What is required
Beginning at the line containing "An ocean quahog", output every line to the end of the data below exactly as it appears.

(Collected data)

Start of Block

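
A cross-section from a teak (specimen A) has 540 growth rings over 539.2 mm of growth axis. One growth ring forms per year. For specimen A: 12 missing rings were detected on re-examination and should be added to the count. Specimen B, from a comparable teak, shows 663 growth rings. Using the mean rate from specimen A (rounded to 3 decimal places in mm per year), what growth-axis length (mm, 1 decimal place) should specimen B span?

Specimen A: correcting the raw count gives 540 + 12 = 552 true growth rings.
A: 539.2 mm over 552 years gives 539.2 / 552 ≈ 0.977 mm per year.
Length of B = 0.977 × 663 = 647.8 mm.

647.8 mm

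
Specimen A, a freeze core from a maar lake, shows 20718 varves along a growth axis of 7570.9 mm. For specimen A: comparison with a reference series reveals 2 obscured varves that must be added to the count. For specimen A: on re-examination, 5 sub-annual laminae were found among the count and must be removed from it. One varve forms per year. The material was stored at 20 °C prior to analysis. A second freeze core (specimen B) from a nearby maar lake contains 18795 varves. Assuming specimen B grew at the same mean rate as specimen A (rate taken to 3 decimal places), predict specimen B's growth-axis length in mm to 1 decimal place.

6860.2 mm

Specimen A: correcting the raw count gives 20718 − 5 + 2 = 20715 true varves.
A: Extension rate ≈ 7570.9 / 20715 = 0.365 mm per year.
B's length ≈ 0.365 × 18795 = 6860.2 mm.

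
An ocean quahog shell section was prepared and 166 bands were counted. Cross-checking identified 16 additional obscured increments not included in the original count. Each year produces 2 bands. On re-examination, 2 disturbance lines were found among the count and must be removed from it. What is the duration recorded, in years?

After corrections the count is 166 − 2 + 16 = 180 bands.
Dividing by 2 bands per year: 180 / 2 = 90 years.

90 yr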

End of Block

Your solution
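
An ocean quahog shell section was prepared and 166 bands were counted. Cross-checking identified 16 additional obscured increments not included in the original count. Each year produces 2 bands. On re-examination, 2 disturbance lines were found among the count and must be removed from it. What is the duration recorded, in years?

After corrections the count is 166 − 2 + 16 = 180 bands.
Dividing by 2 bands per year: 180 / 2 = 90 years.

90 yr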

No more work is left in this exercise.